=== Data excerpts ===

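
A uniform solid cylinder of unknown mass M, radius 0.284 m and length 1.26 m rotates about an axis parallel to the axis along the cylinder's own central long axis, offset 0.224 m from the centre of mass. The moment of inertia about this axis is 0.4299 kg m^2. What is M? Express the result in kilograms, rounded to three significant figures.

4.75

I = I_cm + Md² = (1/2)MR² + Md² = M·[0.5·(0.284)² + (0.224)²] = M·0.090504.
So M = 0.4299 / 0.090504 = 4.7501 kg.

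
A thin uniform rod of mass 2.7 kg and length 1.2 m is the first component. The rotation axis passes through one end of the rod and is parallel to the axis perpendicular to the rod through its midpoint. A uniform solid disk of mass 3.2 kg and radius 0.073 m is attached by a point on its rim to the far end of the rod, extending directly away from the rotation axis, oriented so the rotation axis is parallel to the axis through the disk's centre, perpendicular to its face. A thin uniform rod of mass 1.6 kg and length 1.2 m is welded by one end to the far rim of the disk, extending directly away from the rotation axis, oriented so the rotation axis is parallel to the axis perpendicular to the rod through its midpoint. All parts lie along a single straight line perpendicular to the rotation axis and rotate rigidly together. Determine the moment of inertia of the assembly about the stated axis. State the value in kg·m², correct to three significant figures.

Thin rod: I_cm = (1/12)ML² = (1/12)(2.7)(1.2)² = 0.324 kg·m²; centre at d = 0.6 m, so I = I_cm + Md² gives I = 0.324 + (2.7)(0.6)² = 1.296 kg·m².
Solid disk: I_cm = (1/2)MR² = (1/2)(3.2)(0.073)² = 0.0085264 kg·m²; centre at d = 0.6 + 0.6 + 0.073 = 1.273 m, so I = I_cm + Md² gives I = 0.0085264 + (3.2)(1.273)² = 5.1942 kg·m².
Thin rod: I_cm = (1/12)ML² = (1/12)(1.6)(1.2)² = 0.192 kg·m²; centre at d = 0.6 + 0.6 + 0.073 + 0.073 + 0.6 = 1.946 m, so I = I_cm + Md² gives I = 0.192 + (1.6)(1.946)² = 6.2511 kg·m².
Total I = 1.296 + 5.1942 + 6.2511 = 12.741 kg·m².

12.7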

=== Exercise details ===
Could you reproduce all of the entries above exactly?

=== Answer to this problem ===
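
A uniform solid cylinder of unknown mass M, radius 0.284 m and length 1.26 m rotates about an axis parallel to the axis along the cylinder's own central long axis, offset 0.224 m from the centre of mass. The moment of inertia about this axis is 0.4299 kg m^2. What is M? Express the result in kilograms, rounded to three significant figures.

4.75

I = I_cm + Md² = (1/2)MR² + Md² = M·[0.5·(0.284)² + (0.224)²] = M·0.090504.
So M = 0.4299 / 0.090504 = 4.7501 kg.

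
A thin uniform rod of mass 2.7 kg and length 1.2 m is the first component. The rotation axis passes through one end of the rod and is parallel to the axis perpendicular to the rod through its midpoint. A uniform solid disk of mass 3.2 kg and radius 0.073 m is attached by a point on its rim to the far end of the rod, extending directly away from the rotation axis, oriented so the rotation axis is parallel to the axis through the disk's centre, perpendicular to its face. A thin uniform rod of mass 1.6 kg and length 1.2 m is welded by one end to the far rim of the disk, extending directly away from the rotation axis, oriented so the rotation axis is parallel to the axis perpendicular to the rod through its midpoint. All parts lie along a single straight line perpendicular to the rotation axis and rotate rigidly together. Determine the moment of inertia of the assembly about the stated axis. State the value in kg·m², correct to three significant figures.

Thin rod: I_cm = (1/12)ML² = (1/12)(2.7)(1.2)² = 0.324 kg·m²; centre at d = 0.6 m, so I = I_cm + Md² gives I = 0.324 + (2.7)(0.6)² = 1.296 kg·m².
Solid disk: I_cm = (1/2)MR² = (1/2)(3.2)(0.073)² = 0.0085264 kg·m²; centre at d = 0.6 + 0.6 + 0.073 = 1.273 m, so I = I_cm + Md² gives I = 0.0085264 + (3.2)(1.273)² = 5.1942 kg·m².
Thin rod: I_cm = (1/12)ML² = (1/12)(1.6)(1.2)² = 0.192 kg·m²; centre at d = 0.6 + 0.6 + 0.073 + 0.073 + 0.6 = 1.946 m, so I = I_cm + Md² gives I = 0.192 + (1.6)(1.946)² = 6.2511 kg·m².
Total I = 1.296 + 5.1942 + 6.2511 = 12.741 kg·m².

12.7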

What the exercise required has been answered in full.